* Goal of the exercise
Extract each record and reproduce it exactly.
——————————
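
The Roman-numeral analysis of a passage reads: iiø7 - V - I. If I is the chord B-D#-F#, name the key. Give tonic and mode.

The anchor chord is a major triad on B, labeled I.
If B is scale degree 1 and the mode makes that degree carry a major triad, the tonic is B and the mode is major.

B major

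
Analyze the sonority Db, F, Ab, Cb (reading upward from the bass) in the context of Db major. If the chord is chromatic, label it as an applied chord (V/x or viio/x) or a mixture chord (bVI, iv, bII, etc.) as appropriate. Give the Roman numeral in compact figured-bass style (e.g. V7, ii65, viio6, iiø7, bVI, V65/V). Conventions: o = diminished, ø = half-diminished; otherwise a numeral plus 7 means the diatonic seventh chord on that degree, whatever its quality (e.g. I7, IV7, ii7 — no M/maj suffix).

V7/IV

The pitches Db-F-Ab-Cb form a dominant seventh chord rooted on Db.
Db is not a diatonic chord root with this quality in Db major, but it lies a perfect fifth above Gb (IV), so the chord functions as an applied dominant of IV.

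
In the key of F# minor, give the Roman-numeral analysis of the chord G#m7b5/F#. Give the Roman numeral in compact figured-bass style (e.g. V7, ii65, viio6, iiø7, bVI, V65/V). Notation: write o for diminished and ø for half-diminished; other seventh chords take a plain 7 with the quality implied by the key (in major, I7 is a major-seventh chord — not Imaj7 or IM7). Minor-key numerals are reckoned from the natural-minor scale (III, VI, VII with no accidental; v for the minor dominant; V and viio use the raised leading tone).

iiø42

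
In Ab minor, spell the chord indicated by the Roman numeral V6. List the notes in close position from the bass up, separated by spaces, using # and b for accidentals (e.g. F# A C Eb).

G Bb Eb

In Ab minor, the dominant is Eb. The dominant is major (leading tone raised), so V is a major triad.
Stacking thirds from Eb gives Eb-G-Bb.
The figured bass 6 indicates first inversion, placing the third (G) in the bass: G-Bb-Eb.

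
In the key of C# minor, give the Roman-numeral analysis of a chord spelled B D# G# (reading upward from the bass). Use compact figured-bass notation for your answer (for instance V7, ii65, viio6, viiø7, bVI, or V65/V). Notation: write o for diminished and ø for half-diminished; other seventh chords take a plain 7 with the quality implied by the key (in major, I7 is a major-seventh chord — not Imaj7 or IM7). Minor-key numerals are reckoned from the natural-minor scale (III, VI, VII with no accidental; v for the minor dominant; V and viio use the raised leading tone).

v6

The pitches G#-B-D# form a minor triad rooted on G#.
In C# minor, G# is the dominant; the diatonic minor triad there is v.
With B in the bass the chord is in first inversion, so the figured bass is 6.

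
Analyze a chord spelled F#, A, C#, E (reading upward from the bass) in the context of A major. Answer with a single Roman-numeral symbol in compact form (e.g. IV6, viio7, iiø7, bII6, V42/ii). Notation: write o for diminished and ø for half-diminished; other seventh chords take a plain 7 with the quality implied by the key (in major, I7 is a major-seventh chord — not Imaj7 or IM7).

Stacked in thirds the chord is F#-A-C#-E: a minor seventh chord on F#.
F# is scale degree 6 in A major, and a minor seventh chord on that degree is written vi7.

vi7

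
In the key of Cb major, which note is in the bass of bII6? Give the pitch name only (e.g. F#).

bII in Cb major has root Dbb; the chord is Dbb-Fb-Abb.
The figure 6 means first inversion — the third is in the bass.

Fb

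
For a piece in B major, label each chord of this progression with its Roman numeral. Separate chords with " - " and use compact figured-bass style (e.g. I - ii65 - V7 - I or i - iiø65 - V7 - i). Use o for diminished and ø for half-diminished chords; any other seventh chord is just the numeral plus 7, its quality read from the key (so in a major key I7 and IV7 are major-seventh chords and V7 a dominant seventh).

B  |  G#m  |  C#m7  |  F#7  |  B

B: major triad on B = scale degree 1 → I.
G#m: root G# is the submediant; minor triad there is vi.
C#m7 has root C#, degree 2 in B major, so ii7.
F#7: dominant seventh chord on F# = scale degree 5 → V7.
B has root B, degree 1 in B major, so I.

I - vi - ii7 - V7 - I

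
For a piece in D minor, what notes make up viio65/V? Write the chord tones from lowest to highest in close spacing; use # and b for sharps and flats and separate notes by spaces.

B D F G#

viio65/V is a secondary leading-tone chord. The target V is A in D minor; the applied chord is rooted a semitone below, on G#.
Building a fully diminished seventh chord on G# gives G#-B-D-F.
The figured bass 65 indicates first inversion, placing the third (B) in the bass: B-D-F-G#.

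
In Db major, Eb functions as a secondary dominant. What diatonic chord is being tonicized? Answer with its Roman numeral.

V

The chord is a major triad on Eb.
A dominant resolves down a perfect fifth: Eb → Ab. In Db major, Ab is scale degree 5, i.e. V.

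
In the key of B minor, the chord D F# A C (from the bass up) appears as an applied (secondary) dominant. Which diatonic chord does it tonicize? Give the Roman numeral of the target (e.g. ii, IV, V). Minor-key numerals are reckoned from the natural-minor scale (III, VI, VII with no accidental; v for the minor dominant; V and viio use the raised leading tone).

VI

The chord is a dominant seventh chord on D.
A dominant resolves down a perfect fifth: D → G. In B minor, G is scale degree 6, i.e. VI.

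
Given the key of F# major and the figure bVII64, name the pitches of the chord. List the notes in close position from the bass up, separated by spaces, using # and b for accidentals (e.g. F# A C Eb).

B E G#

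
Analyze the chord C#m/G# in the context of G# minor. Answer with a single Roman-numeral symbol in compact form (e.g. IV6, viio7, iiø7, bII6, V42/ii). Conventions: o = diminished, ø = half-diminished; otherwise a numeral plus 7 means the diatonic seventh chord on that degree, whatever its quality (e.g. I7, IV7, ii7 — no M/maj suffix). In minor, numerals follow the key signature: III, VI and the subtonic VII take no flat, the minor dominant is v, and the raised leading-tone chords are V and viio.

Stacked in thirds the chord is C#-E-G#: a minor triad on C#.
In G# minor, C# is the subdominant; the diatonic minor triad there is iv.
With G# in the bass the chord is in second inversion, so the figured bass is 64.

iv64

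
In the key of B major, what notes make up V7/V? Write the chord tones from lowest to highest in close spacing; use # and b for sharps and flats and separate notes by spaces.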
——————————
* Task solution
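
The Roman-numeral analysis of a passage reads: iiø7 - V - I. If I is the chord B-D#-F#, name the key. Give tonic and mode.

The anchor chord is a major triad on B, labeled I.
If B is scale degree 1 and the mode makes that degree carry a major triad, the tonic is B and the mode is major.

B major

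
Analyze the sonority Db, F, Ab, Cb (reading upward from the bass) in the context of Db major. If the chord is chromatic, label it as an applied chord (V/x or viio/x) or a mixture chord (bVI, iv, bII, etc.) as appropriate. Give the Roman numeral in compact figured-bass style (e.g. V7, ii65, viio6, iiø7, bVI, V65/V). Conventions: o = diminished, ø = half-diminished; otherwise a numeral plus 7 means the diatonic seventh chord on that degree, whatever its quality (e.g. I7, IV7, ii7 — no M/maj suffix).

V7/IV

The pitches Db-F-Ab-Cb form a dominant seventh chord rooted on Db.
Db is not a diatonic chord root with this quality in Db major, but it lies a perfect fifth above Gb (IV), so the chord functions as an applied dominant of IV.

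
In the key of F# minor, give the Roman-numeral analysis of the chord G#m7b5/F#. Give the Roman numeral in compact figured-bass style (e.g. V7, ii65, viio6, iiø7, bVI, V65/V). Notation: write o for diminished and ø for half-diminished; other seventh chords take a plain 7 with the quality implied by the key (in major, I7 is a major-seventh chord — not Imaj7 or IM7). Minor-key numerals are reckoned from the natural-minor scale (III, VI, VII with no accidental; v for the minor dominant; V and viio use the raised leading tone).

iiø42

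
In Ab minor, spell the chord indicated by the Roman numeral V6. List the notes in close position from the bass up, separated by spaces, using # and b for accidentals (e.g. F# A C Eb).

G Bb Eb

In Ab minor, the dominant is Eb. The dominant is major (leading tone raised), so V is a major triad.
Stacking thirds from Eb gives Eb-G-Bb.
The figured bass 6 indicates first inversion, placing the third (G) in the bass: G-Bb-Eb.

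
In the key of C# minor, give the Roman-numeral analysis of a chord spelled B D# G# (reading upward from the bass). Use compact figured-bass notation for your answer (for instance V7, ii65, viio6, viiø7, bVI, or V65/V). Notation: write o for diminished and ø for half-diminished; other seventh chords take a plain 7 with the quality implied by the key (in major, I7 is a major-seventh chord — not Imaj7 or IM7). Minor-key numerals are reckoned from the natural-minor scale (III, VI, VII with no accidental; v for the minor dominant; V and viio use the raised leading tone).

v6

The pitches G#-B-D# form a minor triad rooted on G#.
In C# minor, G# is the dominant; the diatonic minor triad there is v.
With B in the bass the chord is in first inversion, so the figured bass is 6.

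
Analyze a chord spelled F#, A, C#, E (reading upward from the bass) in the context of A major. Answer with a single Roman-numeral symbol in compact form (e.g. IV6, viio7, iiø7, bII6, V42/ii). Notation: write o for diminished and ø for half-diminished; other seventh chords take a plain 7 with the quality implied by the key (in major, I7 is a major-seventh chord — not Imaj7 or IM7).

Stacked in thirds the chord is F#-A-C#-E: a minor seventh chord on F#.
F# is scale degree 6 in A major, and a minor seventh chord on that degree is written vi7.

vi7

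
In the key of Cb major, which note is in the bass of bII6? Give the pitch name only (e.g. F#).

bII in Cb major has root Dbb; the chord is Dbb-Fb-Abb.
The figure 6 means first inversion — the third is in the bass.

Fb

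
For a piece in B major, label each chord of this progression with its Roman numeral. Separate chords with " - " and use compact figured-bass style (e.g. I - ii65 - V7 - I or i - iiø65 - V7 - i). Use o for diminished and ø for half-diminished chords; any other seventh chord is just the numeral plus 7, its quality read from the key (so in a major key I7 and IV7 are major-seventh chords and V7 a dominant seventh).

B  |  G#m  |  C#m7  |  F#7  |  B

B: major triad on B = scale degree 1 → I.
G#m: root G# is the submediant; minor triad there is vi.
C#m7 has root C#, degree 2 in B major, so ii7.
F#7: dominant seventh chord on F# = scale degree 5 → V7.
B has root B, degree 1 in B major, so I.

I - vi - ii7 - V7 - I

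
For a piece in D minor, what notes make up viio65/V? Write the chord tones from lowest to highest in close spacing; use # and b for sharps and flats and separate notes by spaces.

B D F G#

viio65/V is a secondary leading-tone chord. The target V is A in D minor; the applied chord is rooted a semitone below, on G#.
Building a fully diminished seventh chord on G# gives G#-B-D-F.
The figured bass 65 indicates first inversion, placing the third (B) in the bass: B-D-F-G#.

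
In Db major, Eb functions as a secondary dominant. What diatonic chord is being tonicized? Answer with its Roman numeral.

V

The chord is a major triad on Eb.
A dominant resolves down a perfect fifth: Eb → Ab. In Db major, Ab is scale degree 5, i.e. V.

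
In the key of B minor, the chord D F# A C (from the bass up) appears as an applied (secondary) dominant. Which diatonic chord does it tonicize? Give the Roman numeral of the target (e.g. ii, IV, V). Minor-key numerals are reckoned from the natural-minor scale (III, VI, VII with no accidental; v for the minor dominant; V and viio use the raised leading tone).

VI

The chord is a dominant seventh chord on D.
A dominant resolves down a perfect fifth: D → G. In B minor, G is scale degree 6, i.e. VI.

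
Given the key of F# major and the figure bVII64, name the pitches of the chord. List the notes in close position from the bass up, separated by spaces, using # and b for accidentals (e.g. F# A C Eb).

B E G#

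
Analyze the chord C#m/G# in the context of G# minor. Answer with a single Roman-numeral symbol in compact form (e.g. IV6, viio7, iiø7, bII6, V42/ii). Conventions: o = diminished, ø = half-diminished; otherwise a numeral plus 7 means the diatonic seventh chord on that degree, whatever its quality (e.g. I7, IV7, ii7 — no M/maj suffix). In minor, numerals follow the key signature: III, VI and the subtonic VII take no flat, the minor dominant is v, and the raised leading-tone chords are V and viio.

Stacked in thirds the chord is C#-E-G#: a minor triad on C#.
In G# minor, C# is the subdominant; the diatonic minor triad there is iv.
With G# in the bass the chord is in second inversion, so the figured bass is 64.

iv64

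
In the key of B major, what notes make up V7/V? Write the chord tones from lowest to highest in close spacing; use # and b for sharps and flats and separate notes by spaces.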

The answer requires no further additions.